■ What the task asks ■
Spot each line in the data below containing "binding" and copy it.

■ Data for the task ■
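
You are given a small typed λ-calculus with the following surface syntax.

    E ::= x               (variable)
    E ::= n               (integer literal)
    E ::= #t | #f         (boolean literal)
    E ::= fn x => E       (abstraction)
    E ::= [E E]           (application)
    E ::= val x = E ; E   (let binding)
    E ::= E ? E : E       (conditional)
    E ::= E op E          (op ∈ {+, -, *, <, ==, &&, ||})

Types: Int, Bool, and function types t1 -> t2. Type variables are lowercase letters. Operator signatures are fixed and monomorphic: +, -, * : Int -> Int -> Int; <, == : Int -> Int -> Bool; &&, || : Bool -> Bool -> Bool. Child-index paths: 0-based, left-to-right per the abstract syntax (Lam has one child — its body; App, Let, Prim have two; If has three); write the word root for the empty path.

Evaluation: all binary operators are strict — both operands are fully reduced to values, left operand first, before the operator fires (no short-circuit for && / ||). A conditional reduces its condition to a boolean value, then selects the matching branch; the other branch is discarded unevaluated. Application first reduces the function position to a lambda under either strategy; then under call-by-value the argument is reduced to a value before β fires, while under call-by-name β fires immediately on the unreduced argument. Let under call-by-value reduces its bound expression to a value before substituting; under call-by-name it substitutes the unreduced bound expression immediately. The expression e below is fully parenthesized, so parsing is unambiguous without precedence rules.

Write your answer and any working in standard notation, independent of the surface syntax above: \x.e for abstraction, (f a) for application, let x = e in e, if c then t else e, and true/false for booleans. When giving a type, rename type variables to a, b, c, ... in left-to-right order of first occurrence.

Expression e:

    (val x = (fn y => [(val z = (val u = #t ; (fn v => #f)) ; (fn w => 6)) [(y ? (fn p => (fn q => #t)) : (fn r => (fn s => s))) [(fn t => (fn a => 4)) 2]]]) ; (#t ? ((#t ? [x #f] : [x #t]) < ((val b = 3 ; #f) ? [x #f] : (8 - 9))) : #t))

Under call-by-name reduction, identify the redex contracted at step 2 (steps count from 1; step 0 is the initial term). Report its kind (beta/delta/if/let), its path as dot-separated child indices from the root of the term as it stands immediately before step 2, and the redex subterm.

Answer: if at root : (if true then ((if true then ((\y.((let z = (let u = true in (\v.false)) in (\w.6)) ((if y then (\p.(\q.true)) else (\r.(\s.s))) ((\t.(\a.4)) 2)))) false) else ((\y.((let z = (let u = true in (\v.false)) in (\w.6)) ((if y then (\p.(\q.true)) else (\r.(\s.s))) ((\t.(\a.4)) 2)))) true)) < (if (let b = 3 in false) then ((\y.((let z = (let u = true in (\v.false)) in (\w.6)) ((if y then (\p.(\q.true)) else (\r.(\s.s))) ((\t.(\a.4)) 2)))) false) else (8 - 9))) else true)

Trace:
step 0: (let x = (\y.((let z = (let u = true in (\v.false)) in (\w.6)) ((if y then (\p.(\q.true)) else (\r.(\s.s))) ((\t.(\a.4)) 2)))) in (if true then ((if true then (x false) else (x true)) < (if (let b = 3 in false) then (x false) else (8 - 9))) else true))
step 1: [let@root] (if true then ((if true then ((\y.((let z = (let u = true in (\v.false)) in (\w.6)) ((if y then (\p.(\q.true)) else (\r.(\s.s))) ((\t.(\a.4)) 2)))) false) else ((\y.((let z = (let u = true in (\v.false)) in (\w.6)) ((if y then (\p.(\q.true)) else (\r.(\s.s))) ((\t.(\a.4)) 2)))) true)) < (if (let b = 3 in false) then ((\y.((let z = (let u = true in (\v.false)) in (\w.6)) ((if y then (\p.(\q.true)) else (\r.(\s.s))) ((\t.(\a.4)) 2)))) false) else (8 - 9))) else true)
step 2: [if@root] ((if true then ((\y.((let z = (let u = true in (\v.false)) in (\w.6)) ((if y then (\p.(\q.true)) else (\r.(\s.s))) ((\t.(\a.4)) 2)))) false) else ((\y.((let z = (let u = true in (\v.false)) in (\w.6)) ((if y then (\p.(\q.true)) else (\r.(\s.s))) ((\t.(\a.4)) 2)))) true)) < (if (let b = 3 in false) then ((\y.((let z = (let u = true in (\v.false)) in (\w.6)) ((if y then (\p.(\q.true)) else (\r.(\s.s))) ((\t.(\a.4)) 2)))) false) else (8 - 9)))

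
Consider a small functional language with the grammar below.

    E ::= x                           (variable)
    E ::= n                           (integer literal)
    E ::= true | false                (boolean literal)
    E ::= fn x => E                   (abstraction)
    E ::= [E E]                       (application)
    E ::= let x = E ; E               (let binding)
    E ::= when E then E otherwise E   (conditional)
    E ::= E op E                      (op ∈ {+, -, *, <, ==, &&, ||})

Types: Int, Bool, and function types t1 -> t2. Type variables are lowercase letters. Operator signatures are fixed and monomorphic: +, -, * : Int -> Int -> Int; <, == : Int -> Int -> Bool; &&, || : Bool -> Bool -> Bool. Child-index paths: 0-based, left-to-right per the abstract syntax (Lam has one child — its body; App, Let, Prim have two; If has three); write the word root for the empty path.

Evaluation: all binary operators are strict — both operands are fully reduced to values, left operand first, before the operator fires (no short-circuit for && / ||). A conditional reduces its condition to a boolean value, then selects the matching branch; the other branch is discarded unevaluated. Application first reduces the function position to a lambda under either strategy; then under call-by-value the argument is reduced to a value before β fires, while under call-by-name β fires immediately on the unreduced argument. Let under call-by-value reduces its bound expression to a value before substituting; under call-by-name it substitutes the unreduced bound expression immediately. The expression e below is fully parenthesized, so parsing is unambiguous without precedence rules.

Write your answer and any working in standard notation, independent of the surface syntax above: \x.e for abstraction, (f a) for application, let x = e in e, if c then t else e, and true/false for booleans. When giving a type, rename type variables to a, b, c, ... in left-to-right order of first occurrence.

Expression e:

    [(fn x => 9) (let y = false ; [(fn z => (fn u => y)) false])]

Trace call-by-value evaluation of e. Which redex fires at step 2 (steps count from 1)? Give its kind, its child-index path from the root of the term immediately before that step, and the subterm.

Working:
step 0: ((\x.9) (let y = false in ((\z.(\u.y)) false)))
step 1: [let@1] ((\x.9) ((\z.(\u.false)) false))
step 2: [beta@1] ((\x.9) (\u.false))

Answer: beta at 1 : ((\z.(\u.false)) false)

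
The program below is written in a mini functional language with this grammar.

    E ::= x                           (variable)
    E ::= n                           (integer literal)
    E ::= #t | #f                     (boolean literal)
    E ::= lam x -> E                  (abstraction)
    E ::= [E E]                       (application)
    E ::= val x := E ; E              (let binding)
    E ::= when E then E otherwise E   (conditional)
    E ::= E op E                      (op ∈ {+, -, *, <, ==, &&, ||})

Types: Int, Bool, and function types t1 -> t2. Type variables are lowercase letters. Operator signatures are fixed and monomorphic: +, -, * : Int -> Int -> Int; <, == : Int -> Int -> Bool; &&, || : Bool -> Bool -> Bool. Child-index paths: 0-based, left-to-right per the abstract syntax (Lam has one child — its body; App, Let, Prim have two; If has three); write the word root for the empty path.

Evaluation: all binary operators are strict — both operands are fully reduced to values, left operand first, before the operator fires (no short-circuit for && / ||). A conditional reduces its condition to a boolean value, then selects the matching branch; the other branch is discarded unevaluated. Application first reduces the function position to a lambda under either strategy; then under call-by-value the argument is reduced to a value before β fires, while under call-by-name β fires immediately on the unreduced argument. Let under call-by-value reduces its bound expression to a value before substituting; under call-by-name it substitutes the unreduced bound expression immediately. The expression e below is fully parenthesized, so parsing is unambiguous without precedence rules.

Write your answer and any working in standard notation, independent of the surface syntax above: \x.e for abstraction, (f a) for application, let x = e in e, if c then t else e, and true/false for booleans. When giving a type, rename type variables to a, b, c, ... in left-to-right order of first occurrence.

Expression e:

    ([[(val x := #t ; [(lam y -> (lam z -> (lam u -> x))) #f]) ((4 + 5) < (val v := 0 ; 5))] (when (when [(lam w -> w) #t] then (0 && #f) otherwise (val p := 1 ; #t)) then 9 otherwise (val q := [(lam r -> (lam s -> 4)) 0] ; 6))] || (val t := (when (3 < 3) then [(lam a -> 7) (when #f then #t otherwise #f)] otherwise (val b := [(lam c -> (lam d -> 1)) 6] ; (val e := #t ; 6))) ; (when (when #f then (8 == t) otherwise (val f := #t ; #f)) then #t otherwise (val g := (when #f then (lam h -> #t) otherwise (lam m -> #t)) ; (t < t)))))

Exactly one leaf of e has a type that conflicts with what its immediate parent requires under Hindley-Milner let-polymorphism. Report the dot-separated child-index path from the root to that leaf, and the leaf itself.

Answer: 0.1.0.1.0 : 0

Trace:
let x : Bool
x : Bool
\u._ : c -> Bool
\z._ : b -> c -> Bool
\y._ : a -> b -> c -> Bool
  unify a -> b -> c -> Bool ~ Bool -> d
  unify a ~ Bool
  unify b -> c -> Bool ~ d
_ _ : b -> c -> Bool
  unify Int ~ Int
  unify Int ~ Int
  unify Int ~ Int
let v : Int
  unify Int ~ Int
  unify b -> c -> Bool ~ Bool -> e
  unify b ~ Bool
  unify c -> Bool ~ e
_ _ : c -> Bool
w : f
\w._ : f -> f
  unify f -> f ~ Bool -> g
  unify f ~ Bool
  unify Bool ~ g
_ _ : Bool
  unify Bool ~ Bool
  unify Int ~ Bool
  FAIL: mismatch Int ~ Bool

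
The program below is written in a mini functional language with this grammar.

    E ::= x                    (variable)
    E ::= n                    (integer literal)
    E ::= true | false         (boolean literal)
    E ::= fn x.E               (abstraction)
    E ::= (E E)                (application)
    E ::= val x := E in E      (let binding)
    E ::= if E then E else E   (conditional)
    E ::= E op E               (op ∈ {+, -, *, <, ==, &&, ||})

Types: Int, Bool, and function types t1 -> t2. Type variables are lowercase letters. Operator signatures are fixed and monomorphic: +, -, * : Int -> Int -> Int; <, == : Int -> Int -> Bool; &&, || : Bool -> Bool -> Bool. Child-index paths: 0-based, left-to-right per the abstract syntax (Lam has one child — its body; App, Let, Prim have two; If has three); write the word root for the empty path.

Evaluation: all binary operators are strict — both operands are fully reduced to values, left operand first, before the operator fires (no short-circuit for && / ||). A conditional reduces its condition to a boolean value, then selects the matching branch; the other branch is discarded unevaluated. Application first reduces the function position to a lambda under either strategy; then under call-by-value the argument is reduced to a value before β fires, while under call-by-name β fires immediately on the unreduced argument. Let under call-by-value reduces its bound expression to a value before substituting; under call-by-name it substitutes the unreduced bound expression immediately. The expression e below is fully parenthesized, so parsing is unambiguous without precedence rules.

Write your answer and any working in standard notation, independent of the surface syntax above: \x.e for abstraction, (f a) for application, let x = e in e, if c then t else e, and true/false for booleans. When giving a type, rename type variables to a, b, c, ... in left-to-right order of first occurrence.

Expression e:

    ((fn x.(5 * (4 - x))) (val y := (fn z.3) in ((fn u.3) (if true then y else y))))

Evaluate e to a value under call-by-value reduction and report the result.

Answer: 5

Derivation:
step 0: ((\x.(5 * (4 - x))) (let y = (\z.3) in ((\u.3) (if true then y else y))))
step 1: [let@1] ((\x.(5 * (4 - x))) ((\u.3) (if true then (\z.3) else (\z.3))))
step 2: [if@1.1] ((\x.(5 * (4 - x))) ((\u.3) (\z.3)))
step 3: [beta@1] ((\x.(5 * (4 - x))) 3)
step 4: [beta@root] (5 * (4 - 3))
step 5: [delta@1] (5 * 1)
step 6: [delta@root] 5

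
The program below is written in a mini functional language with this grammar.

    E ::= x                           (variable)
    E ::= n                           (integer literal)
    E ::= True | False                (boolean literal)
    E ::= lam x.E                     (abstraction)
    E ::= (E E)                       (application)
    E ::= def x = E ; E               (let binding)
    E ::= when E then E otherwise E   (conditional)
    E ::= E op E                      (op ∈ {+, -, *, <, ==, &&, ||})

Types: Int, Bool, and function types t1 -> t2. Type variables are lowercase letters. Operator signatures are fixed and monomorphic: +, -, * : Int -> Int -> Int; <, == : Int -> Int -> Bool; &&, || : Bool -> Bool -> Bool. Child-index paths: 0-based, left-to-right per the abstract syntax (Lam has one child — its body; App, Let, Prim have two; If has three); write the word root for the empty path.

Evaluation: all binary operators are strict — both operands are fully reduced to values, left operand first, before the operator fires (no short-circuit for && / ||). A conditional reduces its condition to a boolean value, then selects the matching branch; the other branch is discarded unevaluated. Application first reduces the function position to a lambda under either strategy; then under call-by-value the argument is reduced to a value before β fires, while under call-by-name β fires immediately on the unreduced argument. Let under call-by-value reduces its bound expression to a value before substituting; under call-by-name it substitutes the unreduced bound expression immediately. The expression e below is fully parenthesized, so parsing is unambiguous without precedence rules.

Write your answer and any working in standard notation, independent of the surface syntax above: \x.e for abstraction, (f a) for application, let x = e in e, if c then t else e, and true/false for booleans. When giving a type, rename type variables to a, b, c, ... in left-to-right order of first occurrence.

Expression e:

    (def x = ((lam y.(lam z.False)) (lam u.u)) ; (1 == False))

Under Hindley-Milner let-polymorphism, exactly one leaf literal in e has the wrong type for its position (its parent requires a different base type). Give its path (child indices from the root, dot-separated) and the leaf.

Derivation:
\z._ : b -> Bool
\y._ : a -> b -> Bool
u : c
\u._ : c -> c
  unify a -> b -> Bool ~ (c -> c) -> d
  unify a ~ c -> c
  unify b -> Bool ~ d
_ _ : b -> Bool
let x : forall. b -> Bool
  unify Int ~ Int
  unify Bool ~ Int
  FAIL: mismatch Bool ~ Int

Answer: 1.1 : false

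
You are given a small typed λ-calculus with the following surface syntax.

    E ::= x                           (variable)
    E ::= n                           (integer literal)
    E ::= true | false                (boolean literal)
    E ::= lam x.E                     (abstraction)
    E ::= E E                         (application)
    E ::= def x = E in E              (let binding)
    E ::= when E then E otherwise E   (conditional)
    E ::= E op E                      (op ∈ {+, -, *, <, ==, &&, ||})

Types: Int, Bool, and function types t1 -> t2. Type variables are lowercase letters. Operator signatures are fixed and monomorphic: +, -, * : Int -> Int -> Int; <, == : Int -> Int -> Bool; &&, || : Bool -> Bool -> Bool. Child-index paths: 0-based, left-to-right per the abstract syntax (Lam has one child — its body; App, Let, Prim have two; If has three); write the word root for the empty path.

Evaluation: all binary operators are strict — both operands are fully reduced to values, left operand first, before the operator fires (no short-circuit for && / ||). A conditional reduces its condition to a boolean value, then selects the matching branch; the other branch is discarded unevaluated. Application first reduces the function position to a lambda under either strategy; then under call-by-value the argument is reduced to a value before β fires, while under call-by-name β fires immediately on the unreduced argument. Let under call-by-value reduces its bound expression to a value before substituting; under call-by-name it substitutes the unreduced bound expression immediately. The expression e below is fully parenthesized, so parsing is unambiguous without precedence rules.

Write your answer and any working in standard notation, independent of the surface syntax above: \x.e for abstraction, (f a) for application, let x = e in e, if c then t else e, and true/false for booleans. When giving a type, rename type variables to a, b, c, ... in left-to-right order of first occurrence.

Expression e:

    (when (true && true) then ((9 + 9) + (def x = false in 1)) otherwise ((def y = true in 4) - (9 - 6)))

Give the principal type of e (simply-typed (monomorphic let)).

Answer: Int

Derivation:
  unify Bool ~ Bool
  unify Bool ~ Bool
  unify Bool ~ Bool
  unify Int ~ Int
  unify Int ~ Int
  unify Int ~ Int
let x : Bool
  unify Int ~ Int
let y : Bool
  unify Int ~ Int
  unify Int ~ Int
  unify Int ~ Int
  unify Int ~ Int
  unify Int ~ Int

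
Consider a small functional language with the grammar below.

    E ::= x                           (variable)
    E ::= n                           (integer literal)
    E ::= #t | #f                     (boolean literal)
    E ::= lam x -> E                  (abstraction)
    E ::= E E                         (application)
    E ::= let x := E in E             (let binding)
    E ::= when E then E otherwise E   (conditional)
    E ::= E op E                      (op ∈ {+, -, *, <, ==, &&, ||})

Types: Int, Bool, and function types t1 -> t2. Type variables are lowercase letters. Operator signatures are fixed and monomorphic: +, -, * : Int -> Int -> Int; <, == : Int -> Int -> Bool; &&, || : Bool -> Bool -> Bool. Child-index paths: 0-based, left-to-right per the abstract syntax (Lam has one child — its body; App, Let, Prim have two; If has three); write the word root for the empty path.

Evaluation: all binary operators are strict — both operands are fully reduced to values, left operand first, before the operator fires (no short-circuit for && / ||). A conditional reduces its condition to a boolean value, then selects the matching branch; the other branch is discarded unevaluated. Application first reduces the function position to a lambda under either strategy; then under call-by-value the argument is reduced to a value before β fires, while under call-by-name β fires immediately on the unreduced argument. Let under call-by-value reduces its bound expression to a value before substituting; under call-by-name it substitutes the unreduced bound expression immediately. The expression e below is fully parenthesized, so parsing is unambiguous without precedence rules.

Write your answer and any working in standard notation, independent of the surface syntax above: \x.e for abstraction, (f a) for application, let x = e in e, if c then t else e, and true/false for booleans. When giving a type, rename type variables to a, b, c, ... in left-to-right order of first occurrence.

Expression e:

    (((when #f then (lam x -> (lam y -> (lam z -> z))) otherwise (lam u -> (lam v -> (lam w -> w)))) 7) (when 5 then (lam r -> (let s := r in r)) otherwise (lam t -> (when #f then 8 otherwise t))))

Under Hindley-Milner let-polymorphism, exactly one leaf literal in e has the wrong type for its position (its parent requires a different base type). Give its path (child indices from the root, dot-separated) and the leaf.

Answer: 1.0 : 5

Derivation:
  unify Bool ~ Bool
z : c
\z._ : c -> c
\y._ : b -> c -> c
\x._ : a -> b -> c -> c
w : f
\w._ : f -> f
\v._ : e -> f -> f
\u._ : d -> e -> f -> f
  unify a -> b -> c -> c ~ d -> e -> f -> f
  unify a ~ d
  unify b -> c -> c ~ e -> f -> f
  unify b ~ e
  unify c -> c ~ f -> f
  unify c ~ f
  unify f ~ f
  unify d -> e -> f -> f ~ Int -> g
  unify d ~ Int
  unify e -> f -> f ~ g
_ _ : e -> f -> f
  unify Int ~ Bool
  FAIL: mismatch Int ~ Bool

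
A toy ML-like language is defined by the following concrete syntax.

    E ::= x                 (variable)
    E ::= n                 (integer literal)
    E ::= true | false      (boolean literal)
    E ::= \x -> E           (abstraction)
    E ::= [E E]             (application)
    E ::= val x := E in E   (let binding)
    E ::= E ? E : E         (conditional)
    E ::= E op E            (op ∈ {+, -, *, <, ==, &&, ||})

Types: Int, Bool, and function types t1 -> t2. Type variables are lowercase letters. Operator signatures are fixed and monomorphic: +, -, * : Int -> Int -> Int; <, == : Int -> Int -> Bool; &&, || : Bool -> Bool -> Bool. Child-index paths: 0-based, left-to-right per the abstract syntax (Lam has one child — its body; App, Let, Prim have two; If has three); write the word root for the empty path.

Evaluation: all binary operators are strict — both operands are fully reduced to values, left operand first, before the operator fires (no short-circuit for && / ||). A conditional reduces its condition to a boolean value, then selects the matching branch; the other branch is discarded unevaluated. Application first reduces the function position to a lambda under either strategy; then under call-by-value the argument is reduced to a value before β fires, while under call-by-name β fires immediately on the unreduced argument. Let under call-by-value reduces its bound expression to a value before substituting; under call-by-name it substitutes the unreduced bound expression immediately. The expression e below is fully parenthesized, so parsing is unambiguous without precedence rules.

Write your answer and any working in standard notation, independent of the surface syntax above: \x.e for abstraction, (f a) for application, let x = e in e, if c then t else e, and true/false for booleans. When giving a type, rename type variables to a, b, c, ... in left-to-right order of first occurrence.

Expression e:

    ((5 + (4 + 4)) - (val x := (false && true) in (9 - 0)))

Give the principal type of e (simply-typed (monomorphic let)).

Answer: Int

Derivation:
  unify Int ~ Int
  unify Int ~ Int
  unify Int ~ Int
  unify Int ~ Int
  unify Int ~ Int
  unify Bool ~ Bool
  unify Bool ~ Bool
let x : Bool
  unify Int ~ Int
  unify Int ~ Int
  unify Int ~ Int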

■ Exercise output ■
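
    E ::= val x = E ; E   (let binding)
    E ::= let x = E ; E               (let binding)
    E ::= val x := E ; E              (let binding)
    E ::= val x := E in E      (let binding)
    E ::= def x = E ; E               (let binding)
    E ::= def x = E in E              (let binding)
    E ::= let x := E in E             (let binding)
    E ::= val x := E in E   (let binding)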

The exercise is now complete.